[Data in this exercise]

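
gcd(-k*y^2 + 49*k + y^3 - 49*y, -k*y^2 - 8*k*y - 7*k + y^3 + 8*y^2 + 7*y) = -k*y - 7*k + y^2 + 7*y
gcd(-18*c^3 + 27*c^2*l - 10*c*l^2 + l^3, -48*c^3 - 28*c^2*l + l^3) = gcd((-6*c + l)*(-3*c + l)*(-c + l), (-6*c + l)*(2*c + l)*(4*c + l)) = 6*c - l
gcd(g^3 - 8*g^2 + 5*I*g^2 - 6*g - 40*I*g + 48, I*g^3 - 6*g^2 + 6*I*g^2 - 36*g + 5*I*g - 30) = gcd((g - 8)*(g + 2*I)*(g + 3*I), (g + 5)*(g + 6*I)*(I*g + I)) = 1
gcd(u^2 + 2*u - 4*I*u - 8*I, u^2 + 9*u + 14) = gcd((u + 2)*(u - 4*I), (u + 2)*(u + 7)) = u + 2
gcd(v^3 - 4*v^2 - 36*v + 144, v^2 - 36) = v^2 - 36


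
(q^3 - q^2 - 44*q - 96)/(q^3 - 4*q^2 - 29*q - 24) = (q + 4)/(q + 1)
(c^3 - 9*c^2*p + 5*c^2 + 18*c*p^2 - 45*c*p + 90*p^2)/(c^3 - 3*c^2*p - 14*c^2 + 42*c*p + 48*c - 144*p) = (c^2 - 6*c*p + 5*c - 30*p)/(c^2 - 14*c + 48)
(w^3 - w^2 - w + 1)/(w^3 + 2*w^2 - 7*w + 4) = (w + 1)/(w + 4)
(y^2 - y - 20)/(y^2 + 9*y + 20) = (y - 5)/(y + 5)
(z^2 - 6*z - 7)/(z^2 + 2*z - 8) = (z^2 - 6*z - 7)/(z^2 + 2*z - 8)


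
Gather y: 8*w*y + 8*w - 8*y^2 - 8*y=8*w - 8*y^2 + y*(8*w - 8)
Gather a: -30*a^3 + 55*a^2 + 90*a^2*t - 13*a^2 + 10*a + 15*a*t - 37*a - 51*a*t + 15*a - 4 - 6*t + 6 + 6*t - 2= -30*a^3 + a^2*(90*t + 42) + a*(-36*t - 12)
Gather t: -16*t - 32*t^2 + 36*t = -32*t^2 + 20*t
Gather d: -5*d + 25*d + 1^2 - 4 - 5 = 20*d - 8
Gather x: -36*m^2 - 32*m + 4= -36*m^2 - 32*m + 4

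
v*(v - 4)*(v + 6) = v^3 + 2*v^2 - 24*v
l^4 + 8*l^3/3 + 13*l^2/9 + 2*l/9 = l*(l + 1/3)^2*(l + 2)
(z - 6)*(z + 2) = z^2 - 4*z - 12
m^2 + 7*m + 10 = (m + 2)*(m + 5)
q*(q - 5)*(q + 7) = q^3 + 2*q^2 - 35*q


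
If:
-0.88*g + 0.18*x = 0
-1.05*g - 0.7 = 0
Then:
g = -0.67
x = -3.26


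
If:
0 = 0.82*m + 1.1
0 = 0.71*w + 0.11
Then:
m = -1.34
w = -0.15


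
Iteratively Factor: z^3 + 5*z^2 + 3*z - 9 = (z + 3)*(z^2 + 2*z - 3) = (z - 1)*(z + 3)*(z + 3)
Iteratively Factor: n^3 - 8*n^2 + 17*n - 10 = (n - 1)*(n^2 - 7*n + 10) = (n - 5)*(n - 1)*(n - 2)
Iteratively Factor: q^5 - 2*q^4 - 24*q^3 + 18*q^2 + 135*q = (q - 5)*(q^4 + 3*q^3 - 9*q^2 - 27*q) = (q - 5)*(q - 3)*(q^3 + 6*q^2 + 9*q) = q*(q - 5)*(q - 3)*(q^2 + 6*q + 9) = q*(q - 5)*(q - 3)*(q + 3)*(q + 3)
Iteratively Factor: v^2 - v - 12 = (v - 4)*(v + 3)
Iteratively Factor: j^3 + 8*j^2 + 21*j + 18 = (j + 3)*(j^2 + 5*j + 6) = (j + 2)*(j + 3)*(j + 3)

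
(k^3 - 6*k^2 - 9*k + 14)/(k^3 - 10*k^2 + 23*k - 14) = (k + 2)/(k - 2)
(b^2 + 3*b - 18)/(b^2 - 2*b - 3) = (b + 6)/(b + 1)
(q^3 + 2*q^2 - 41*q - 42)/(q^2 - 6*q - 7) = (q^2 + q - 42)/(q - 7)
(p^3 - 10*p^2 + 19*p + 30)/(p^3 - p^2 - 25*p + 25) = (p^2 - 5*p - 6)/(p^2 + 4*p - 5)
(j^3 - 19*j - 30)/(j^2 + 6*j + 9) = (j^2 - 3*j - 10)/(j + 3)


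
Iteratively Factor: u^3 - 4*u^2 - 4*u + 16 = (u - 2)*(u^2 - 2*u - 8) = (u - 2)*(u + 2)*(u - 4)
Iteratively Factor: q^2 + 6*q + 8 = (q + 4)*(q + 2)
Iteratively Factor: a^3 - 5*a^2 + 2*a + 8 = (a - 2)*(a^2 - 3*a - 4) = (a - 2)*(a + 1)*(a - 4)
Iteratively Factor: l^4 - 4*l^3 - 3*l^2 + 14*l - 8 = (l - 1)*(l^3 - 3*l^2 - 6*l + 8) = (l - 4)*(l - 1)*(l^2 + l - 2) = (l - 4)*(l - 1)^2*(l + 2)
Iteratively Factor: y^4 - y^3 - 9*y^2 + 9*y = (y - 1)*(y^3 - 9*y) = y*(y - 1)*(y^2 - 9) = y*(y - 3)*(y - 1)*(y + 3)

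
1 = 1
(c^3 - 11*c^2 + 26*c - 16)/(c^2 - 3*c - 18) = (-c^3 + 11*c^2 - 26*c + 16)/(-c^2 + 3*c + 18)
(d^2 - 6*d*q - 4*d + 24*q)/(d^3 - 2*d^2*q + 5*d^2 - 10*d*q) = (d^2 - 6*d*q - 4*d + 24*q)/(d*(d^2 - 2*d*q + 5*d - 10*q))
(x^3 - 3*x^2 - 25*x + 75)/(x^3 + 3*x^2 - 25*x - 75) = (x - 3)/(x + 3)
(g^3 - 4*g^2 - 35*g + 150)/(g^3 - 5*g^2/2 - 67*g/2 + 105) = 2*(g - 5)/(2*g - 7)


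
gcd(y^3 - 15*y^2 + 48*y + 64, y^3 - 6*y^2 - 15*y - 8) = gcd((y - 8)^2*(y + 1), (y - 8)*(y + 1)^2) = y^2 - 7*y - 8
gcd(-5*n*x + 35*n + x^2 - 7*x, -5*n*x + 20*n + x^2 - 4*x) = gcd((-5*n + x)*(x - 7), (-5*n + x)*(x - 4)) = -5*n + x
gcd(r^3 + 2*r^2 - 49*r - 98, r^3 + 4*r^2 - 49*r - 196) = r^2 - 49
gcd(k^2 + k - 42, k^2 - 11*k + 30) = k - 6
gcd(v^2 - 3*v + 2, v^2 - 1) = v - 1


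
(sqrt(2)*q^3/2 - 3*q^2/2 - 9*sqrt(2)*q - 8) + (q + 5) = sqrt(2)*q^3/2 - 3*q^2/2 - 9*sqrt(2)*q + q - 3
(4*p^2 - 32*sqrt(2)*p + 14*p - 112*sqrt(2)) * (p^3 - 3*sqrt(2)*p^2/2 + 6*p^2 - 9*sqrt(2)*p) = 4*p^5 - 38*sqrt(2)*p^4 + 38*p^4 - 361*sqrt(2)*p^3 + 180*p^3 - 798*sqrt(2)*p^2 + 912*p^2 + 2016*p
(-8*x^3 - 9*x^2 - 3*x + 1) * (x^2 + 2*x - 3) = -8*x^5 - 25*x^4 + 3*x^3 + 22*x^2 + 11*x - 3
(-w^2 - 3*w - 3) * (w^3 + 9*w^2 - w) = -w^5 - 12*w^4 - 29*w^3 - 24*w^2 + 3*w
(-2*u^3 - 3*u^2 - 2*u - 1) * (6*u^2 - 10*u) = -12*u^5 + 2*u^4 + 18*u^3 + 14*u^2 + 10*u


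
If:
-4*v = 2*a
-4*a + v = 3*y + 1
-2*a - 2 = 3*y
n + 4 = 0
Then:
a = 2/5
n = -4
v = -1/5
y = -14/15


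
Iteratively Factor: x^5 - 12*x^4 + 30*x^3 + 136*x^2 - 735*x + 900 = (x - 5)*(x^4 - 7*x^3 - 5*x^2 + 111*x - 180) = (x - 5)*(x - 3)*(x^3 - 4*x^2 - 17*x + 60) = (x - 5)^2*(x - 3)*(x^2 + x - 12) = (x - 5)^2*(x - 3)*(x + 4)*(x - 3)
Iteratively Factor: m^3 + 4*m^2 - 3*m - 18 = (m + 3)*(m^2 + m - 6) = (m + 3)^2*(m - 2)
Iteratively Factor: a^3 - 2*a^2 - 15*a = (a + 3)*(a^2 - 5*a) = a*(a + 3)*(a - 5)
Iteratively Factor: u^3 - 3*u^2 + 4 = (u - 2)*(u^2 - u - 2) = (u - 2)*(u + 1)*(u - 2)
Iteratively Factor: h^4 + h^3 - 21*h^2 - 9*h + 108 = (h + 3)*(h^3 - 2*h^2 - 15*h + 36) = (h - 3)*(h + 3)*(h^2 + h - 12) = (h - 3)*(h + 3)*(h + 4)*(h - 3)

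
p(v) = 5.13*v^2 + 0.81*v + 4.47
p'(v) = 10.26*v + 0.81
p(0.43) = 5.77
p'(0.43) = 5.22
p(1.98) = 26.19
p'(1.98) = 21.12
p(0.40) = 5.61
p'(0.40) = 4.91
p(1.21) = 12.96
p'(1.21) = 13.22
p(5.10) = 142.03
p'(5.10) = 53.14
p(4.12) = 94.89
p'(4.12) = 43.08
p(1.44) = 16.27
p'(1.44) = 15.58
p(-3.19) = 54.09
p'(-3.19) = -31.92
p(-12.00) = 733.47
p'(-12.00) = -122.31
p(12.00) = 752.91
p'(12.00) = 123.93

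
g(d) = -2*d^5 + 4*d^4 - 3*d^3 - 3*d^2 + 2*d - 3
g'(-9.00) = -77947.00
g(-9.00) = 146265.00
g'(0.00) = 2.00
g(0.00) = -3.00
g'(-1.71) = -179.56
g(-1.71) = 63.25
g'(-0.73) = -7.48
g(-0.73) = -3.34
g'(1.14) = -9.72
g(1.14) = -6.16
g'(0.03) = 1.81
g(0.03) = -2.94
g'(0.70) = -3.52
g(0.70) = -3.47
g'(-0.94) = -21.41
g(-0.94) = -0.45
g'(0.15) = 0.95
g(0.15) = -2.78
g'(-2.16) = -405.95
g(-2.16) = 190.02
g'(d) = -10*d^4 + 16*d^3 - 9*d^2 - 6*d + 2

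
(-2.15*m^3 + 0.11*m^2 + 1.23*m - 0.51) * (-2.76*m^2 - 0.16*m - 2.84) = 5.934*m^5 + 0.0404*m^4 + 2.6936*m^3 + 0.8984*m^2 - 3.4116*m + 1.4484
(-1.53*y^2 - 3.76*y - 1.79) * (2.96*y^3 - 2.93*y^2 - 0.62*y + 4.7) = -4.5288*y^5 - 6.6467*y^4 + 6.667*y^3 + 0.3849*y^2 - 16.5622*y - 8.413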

[/Data in this exercise]
[Data in this exercise]

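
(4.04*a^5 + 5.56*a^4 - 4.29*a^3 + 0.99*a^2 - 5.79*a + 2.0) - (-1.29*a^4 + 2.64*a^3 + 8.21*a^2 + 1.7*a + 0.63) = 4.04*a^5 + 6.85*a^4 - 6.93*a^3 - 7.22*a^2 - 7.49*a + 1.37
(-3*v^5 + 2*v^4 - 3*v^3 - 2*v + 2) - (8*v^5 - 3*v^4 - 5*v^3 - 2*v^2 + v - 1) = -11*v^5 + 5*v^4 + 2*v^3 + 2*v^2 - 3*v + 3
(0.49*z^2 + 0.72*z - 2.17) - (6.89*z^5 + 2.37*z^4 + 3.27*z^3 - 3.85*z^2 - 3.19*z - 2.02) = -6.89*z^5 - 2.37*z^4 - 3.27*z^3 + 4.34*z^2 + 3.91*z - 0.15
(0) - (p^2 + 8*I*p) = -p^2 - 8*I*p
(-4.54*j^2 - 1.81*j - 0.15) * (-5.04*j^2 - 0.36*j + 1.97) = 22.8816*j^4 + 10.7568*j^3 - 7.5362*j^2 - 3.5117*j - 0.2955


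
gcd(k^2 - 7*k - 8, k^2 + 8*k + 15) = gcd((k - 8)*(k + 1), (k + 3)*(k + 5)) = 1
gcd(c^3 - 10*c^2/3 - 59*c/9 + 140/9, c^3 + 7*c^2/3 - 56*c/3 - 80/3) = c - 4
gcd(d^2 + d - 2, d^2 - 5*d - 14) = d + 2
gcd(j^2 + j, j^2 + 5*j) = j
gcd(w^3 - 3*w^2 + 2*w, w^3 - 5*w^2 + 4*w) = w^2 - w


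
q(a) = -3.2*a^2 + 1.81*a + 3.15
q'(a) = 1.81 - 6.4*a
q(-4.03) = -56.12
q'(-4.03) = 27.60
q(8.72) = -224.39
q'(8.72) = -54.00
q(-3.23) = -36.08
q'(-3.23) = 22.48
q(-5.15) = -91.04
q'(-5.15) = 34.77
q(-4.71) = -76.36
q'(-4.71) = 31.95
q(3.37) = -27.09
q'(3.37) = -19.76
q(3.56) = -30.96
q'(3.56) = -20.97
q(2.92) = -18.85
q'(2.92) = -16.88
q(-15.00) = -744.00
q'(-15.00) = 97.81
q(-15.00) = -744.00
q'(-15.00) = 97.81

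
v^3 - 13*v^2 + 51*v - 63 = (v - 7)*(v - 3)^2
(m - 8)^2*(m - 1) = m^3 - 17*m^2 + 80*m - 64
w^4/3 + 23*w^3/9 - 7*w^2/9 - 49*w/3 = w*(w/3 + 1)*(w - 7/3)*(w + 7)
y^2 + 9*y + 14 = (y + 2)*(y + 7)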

[/Data in this exercise]

Work instruction:
What are the lines, exactly as written above, from the line with "Iteratively Factor: v^2" to the line with "(c^3 - 11*c^2", both included? Output only those.

Response to this exercise:
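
Iteratively Factor: v^2 - v - 12 = (v - 4)*(v + 3)
Iteratively Factor: j^3 + 8*j^2 + 21*j + 18 = (j + 3)*(j^2 + 5*j + 6) = (j + 2)*(j + 3)*(j + 3)

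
(k^3 - 6*k^2 - 9*k + 14)/(k^3 - 10*k^2 + 23*k - 14) = (k + 2)/(k - 2)
(b^2 + 3*b - 18)/(b^2 - 2*b - 3) = (b + 6)/(b + 1)
(q^3 + 2*q^2 - 41*q - 42)/(q^2 - 6*q - 7) = (q^2 + q - 42)/(q - 7)
(p^3 - 10*p^2 + 19*p + 30)/(p^3 - p^2 - 25*p + 25) = (p^2 - 5*p - 6)/(p^2 + 4*p - 5)
(j^3 - 19*j - 30)/(j^2 + 6*j + 9) = (j^2 - 3*j - 10)/(j + 3)


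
Iteratively Factor: u^3 - 4*u^2 - 4*u + 16 = (u - 2)*(u^2 - 2*u - 8) = (u - 2)*(u + 2)*(u - 4)
Iteratively Factor: q^2 + 6*q + 8 = (q + 4)*(q + 2)
Iteratively Factor: a^3 - 5*a^2 + 2*a + 8 = (a - 2)*(a^2 - 3*a - 4) = (a - 2)*(a + 1)*(a - 4)
Iteratively Factor: l^4 - 4*l^3 - 3*l^2 + 14*l - 8 = (l - 1)*(l^3 - 3*l^2 - 6*l + 8) = (l - 4)*(l - 1)*(l^2 + l - 2) = (l - 4)*(l - 1)^2*(l + 2)
Iteratively Factor: y^4 - y^3 - 9*y^2 + 9*y = (y - 1)*(y^3 - 9*y) = y*(y - 1)*(y^2 - 9) = y*(y - 3)*(y - 1)*(y + 3)

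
1 = 1
(c^3 - 11*c^2 + 26*c - 16)/(c^2 - 3*c - 18) = (-c^3 + 11*c^2 - 26*c + 16)/(-c^2 + 3*c + 18)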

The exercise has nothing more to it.